- **TASK OBJECTIVE**
All of the records must be set down again word for word.

- **RECORDS FOR THIS TASK**
-*-*-
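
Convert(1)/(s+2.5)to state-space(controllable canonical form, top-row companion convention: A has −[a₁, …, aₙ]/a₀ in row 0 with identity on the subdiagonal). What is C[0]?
Reachable canonical form: C = numerator coefficients (right-aligned, zero-padded to length n).
num = 1, C = [[1]].
C[0] = 1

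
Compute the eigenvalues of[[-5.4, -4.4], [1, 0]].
Eigenvalues solve det(λI - A) = 0.
Characteristic polynomial: λ^2 + 5.4*λ + 4.4 = 0.
Factor: (λ + 1)(λ + 4.4) = 0.
Roots: -1, -4.4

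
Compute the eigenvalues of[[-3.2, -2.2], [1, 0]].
Eigenvalues solve det(λI - A) = 0.
Characteristic polynomial: λ^2 + 3.2*λ + 2.2 = 0.
Factor: (λ + 2.2)(λ + 1) = 0.
Roots: -1, -2.2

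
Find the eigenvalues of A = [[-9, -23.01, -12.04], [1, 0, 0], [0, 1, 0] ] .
Eigenvalues solve det(λI - A) = 0.
Characteristic polynomial: λ^3 + 9*λ^2 + 23.01*λ + 12.04 = 0.
Factor: (λ + 4)(λ + 0.7)(λ + 4.3) = 0.
Roots: -0.7, -4, -4.3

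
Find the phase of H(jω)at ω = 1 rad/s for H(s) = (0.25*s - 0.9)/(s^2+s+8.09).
Substitute s = j*1: H(j1) = -0.119587 + 0.0521279j.
∠H(j1) = atan2(Im, Re) = atan2(0.0521279, -0.119587) = 156.45°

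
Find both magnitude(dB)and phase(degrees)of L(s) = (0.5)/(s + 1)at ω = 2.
Substitute s = j*2: L(j2) = 0.1 - 0.2j.
|L| = 20*log₁₀(sqrt(Re²+Im²)) = -13.01 dB.
∠L = atan2(Im, Re) = -63.43°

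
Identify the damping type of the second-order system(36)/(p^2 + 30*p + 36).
Standard form: ωn²/(p²+2ζωn·p+ωn²) gives ωn=6, ζ=2.5.
Overdamped (ζ = 2.5 > 1)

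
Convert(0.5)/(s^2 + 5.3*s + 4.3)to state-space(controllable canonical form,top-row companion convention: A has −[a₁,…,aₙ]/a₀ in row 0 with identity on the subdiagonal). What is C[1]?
Reachable canonical form: C = numerator coefficients (right-aligned, zero-padded to length n).
num = 0.5, C = [[0, 0.5]].
C[1] = 0.5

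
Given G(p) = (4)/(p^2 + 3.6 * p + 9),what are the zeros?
Numerator is a nonzero constant (4) → Zeros: none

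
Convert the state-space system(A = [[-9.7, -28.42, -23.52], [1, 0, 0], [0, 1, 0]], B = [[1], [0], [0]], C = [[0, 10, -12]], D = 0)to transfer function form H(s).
H(s) = C(sI - A)⁻¹B + D.
Characteristic polynomial det(sI - A) = s^3 + 9.7*s^2 + 28.42*s + 23.52.
Numerator from C·adj(sI-A)·B + D·det(sI-A) = 10*s - 12.
H(s) = (10*s - 12)/(s^3 + 9.7*s^2 + 28.42*s + 23.52)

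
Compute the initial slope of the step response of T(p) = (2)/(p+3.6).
IVT: y'(0⁺) = lim_{p→∞} p²·Y(p) = lim_{p→∞} p·T(p).
deg(num) = 0, deg(den) = 1, relative degree = 1, so p·T(p) → (leading num)/(leading den) = 2/1 = 2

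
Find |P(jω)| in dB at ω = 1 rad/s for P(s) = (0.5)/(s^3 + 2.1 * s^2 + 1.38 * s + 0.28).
Substitute s = j*1: P(j1) = -0.263249 - 0.0549641j.
|P(j1)| = sqrt(Re² + Im²) = 0.2689.
20*log₁₀(0.2689) = -11.41 dB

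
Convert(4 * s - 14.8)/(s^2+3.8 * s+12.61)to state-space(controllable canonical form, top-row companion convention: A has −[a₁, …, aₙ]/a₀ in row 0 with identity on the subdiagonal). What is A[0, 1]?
Reachable canonical form for den = s^2 + 3.8*s + 12.61: top row of A = -[a₁,a₂,...,aₙ]/a₀, ones on the subdiagonal, zeros elsewhere.
A = [[-3.8, -12.61], [1, 0]].
A[0,1] = -12.61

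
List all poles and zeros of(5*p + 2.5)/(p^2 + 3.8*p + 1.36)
Set denominator = 0: p^2 + 3.8*p + 1.36 = (p + 0.4)(p + 3.4) = 0 → Poles: -0.4, -3.4
Set numerator = 0: 5*p + 2.5 = 0 → Zeros: -0.5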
-*-*-
- **RESPONSE BOX**
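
Convert(1)/(s+2.5)to state-space(controllable canonical form, top-row companion convention: A has −[a₁, …, aₙ]/a₀ in row 0 with identity on the subdiagonal). What is C[0]?
Reachable canonical form: C = numerator coefficients (right-aligned, zero-padded to length n).
num = 1, C = [[1]].
C[0] = 1

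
Compute the eigenvalues of[[-5.4, -4.4], [1, 0]].
Eigenvalues solve det(λI - A) = 0.
Characteristic polynomial: λ^2 + 5.4*λ + 4.4 = 0.
Factor: (λ + 1)(λ + 4.4) = 0.
Roots: -1, -4.4

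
Compute the eigenvalues of[[-3.2, -2.2], [1, 0]].
Eigenvalues solve det(λI - A) = 0.
Characteristic polynomial: λ^2 + 3.2*λ + 2.2 = 0.
Factor: (λ + 2.2)(λ + 1) = 0.
Roots: -1, -2.2

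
Find the eigenvalues of A = [[-9, -23.01, -12.04], [1, 0, 0], [0, 1, 0] ] .
Eigenvalues solve det(λI - A) = 0.
Characteristic polynomial: λ^3 + 9*λ^2 + 23.01*λ + 12.04 = 0.
Factor: (λ + 4)(λ + 0.7)(λ + 4.3) = 0.
Roots: -0.7, -4, -4.3

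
Find the phase of H(jω)at ω = 1 rad/s for H(s) = (0.25*s - 0.9)/(s^2+s+8.09).
Substitute s = j*1: H(j1) = -0.119587 + 0.0521279j.
∠H(j1) = atan2(Im, Re) = atan2(0.0521279, -0.119587) = 156.45°

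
Find both magnitude(dB)and phase(degrees)of L(s) = (0.5)/(s + 1)at ω = 2.
Substitute s = j*2: L(j2) = 0.1 - 0.2j.
|L| = 20*log₁₀(sqrt(Re²+Im²)) = -13.01 dB.
∠L = atan2(Im, Re) = -63.43°

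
Identify the damping type of the second-order system(36)/(p^2 + 30*p + 36).
Standard form: ωn²/(p²+2ζωn·p+ωn²) gives ωn=6, ζ=2.5.
Overdamped (ζ = 2.5 > 1)

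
Convert(0.5)/(s^2 + 5.3*s + 4.3)to state-space(controllable canonical form,top-row companion convention: A has −[a₁,…,aₙ]/a₀ in row 0 with identity on the subdiagonal). What is C[1]?
Reachable canonical form: C = numerator coefficients (right-aligned, zero-padded to length n).
num = 0.5, C = [[0, 0.5]].
C[1] = 0.5

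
Given G(p) = (4)/(p^2 + 3.6 * p + 9),what are the zeros?
Numerator is a nonzero constant (4) → Zeros: none

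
Convert the state-space system(A = [[-9.7, -28.42, -23.52], [1, 0, 0], [0, 1, 0]], B = [[1], [0], [0]], C = [[0, 10, -12]], D = 0)to transfer function form H(s).
H(s) = C(sI - A)⁻¹B + D.
Characteristic polynomial det(sI - A) = s^3 + 9.7*s^2 + 28.42*s + 23.52.
Numerator from C·adj(sI-A)·B + D·det(sI-A) = 10*s - 12.
H(s) = (10*s - 12)/(s^3 + 9.7*s^2 + 28.42*s + 23.52)

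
Compute the initial slope of the step response of T(p) = (2)/(p+3.6).
IVT: y'(0⁺) = lim_{p→∞} p²·Y(p) = lim_{p→∞} p·T(p).
deg(num) = 0, deg(den) = 1, relative degree = 1, so p·T(p) → (leading num)/(leading den) = 2/1 = 2

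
Find |P(jω)| in dB at ω = 1 rad/s for P(s) = (0.5)/(s^3 + 2.1 * s^2 + 1.38 * s + 0.28).
Substitute s = j*1: P(j1) = -0.263249 - 0.0549641j.
|P(j1)| = sqrt(Re² + Im²) = 0.2689.
20*log₁₀(0.2689) = -11.41 dB

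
Convert(4 * s - 14.8)/(s^2+3.8 * s+12.61)to state-space(controllable canonical form, top-row companion convention: A has −[a₁, …, aₙ]/a₀ in row 0 with identity on the subdiagonal). What is A[0, 1]?
Reachable canonical form for den = s^2 + 3.8*s + 12.61: top row of A = -[a₁,a₂,...,aₙ]/a₀, ones on the subdiagonal, zeros elsewhere.
A = [[-3.8, -12.61], [1, 0]].
A[0,1] = -12.61

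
List all poles and zeros of(5*p + 2.5)/(p^2 + 3.8*p + 1.36)
Set denominator = 0: p^2 + 3.8*p + 1.36 = (p + 0.4)(p + 3.4) = 0 → Poles: -0.4, -3.4
Set numerator = 0: 5*p + 2.5 = 0 → Zeros: -0.5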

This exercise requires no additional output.